Provided information:
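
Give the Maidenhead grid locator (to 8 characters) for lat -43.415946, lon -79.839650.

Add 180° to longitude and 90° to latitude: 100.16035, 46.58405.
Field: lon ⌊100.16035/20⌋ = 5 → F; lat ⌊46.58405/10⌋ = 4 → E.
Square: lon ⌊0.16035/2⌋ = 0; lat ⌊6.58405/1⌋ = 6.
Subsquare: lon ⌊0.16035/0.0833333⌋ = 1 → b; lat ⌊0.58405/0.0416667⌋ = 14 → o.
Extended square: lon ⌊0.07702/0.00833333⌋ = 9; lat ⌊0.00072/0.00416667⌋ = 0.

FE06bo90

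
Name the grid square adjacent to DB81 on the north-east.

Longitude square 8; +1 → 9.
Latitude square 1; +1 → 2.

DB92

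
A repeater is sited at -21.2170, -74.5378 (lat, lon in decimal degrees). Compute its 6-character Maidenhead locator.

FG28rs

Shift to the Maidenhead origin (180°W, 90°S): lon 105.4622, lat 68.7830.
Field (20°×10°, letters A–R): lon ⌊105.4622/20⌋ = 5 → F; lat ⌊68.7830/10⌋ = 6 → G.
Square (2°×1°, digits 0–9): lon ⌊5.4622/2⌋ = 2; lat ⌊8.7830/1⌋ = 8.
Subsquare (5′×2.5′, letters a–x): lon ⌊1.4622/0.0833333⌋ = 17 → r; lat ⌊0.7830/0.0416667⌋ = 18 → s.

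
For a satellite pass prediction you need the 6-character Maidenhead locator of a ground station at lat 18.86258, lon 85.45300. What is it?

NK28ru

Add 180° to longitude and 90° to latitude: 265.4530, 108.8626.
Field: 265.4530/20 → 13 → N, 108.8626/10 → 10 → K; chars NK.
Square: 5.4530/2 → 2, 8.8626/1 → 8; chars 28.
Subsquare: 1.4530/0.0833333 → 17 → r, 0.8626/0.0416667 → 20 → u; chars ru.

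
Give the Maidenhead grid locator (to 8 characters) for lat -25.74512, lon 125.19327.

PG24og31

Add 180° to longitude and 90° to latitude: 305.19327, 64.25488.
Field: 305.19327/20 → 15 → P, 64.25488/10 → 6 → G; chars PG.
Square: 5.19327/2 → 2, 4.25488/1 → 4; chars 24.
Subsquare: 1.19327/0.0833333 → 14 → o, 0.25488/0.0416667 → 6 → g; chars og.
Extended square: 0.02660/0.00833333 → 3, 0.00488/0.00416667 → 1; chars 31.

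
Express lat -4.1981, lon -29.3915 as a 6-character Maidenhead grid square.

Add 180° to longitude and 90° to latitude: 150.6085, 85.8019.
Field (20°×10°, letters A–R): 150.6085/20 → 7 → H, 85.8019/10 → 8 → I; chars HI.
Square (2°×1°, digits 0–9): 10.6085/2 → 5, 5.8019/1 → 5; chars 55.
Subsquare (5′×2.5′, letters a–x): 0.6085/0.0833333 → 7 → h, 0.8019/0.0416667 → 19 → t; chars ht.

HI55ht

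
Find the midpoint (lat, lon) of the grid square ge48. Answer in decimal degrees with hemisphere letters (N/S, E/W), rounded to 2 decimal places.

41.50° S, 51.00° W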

Task statement: Find "-25.74512, lon 125.19327." in the data above, then repeat that line and all lines after it exactly, ending with the final line.

Exercise solution:
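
Give the Maidenhead grid locator (to 8 characters) for lat -25.74512, lon 125.19327.

PG24og31

Add 180° to longitude and 90° to latitude: 305.19327, 64.25488.
Field: 305.19327/20 → 15 → P, 64.25488/10 → 6 → G; chars PG.
Square: 5.19327/2 → 2, 4.25488/1 → 4; chars 24.
Subsquare: 1.19327/0.0833333 → 14 → o, 0.25488/0.0416667 → 6 → g; chars og.
Extended square: 0.02660/0.00833333 → 3, 0.00488/0.00416667 → 1; chars 31.

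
Express lat -4.1981, lon -29.3915 as a 6-character Maidenhead grid square.

Add 180° to longitude and 90° to latitude: 150.6085, 85.8019.
Field (20°×10°, letters A–R): 150.6085/20 → 7 → H, 85.8019/10 → 8 → I; chars HI.
Square (2°×1°, digits 0–9): 10.6085/2 → 5, 5.8019/1 → 5; chars 55.
Subsquare (5′×2.5′, letters a–x): 0.6085/0.0833333 → 7 → h, 0.8019/0.0416667 → 19 → t; chars ht.

HI55ht

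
Find the midpoint (lat, lon) of the grid square ge48. Answer in decimal degrees with hemisphere letters (N/S, E/W), rounded to 2 decimal places.

41.50° S, 51.00° W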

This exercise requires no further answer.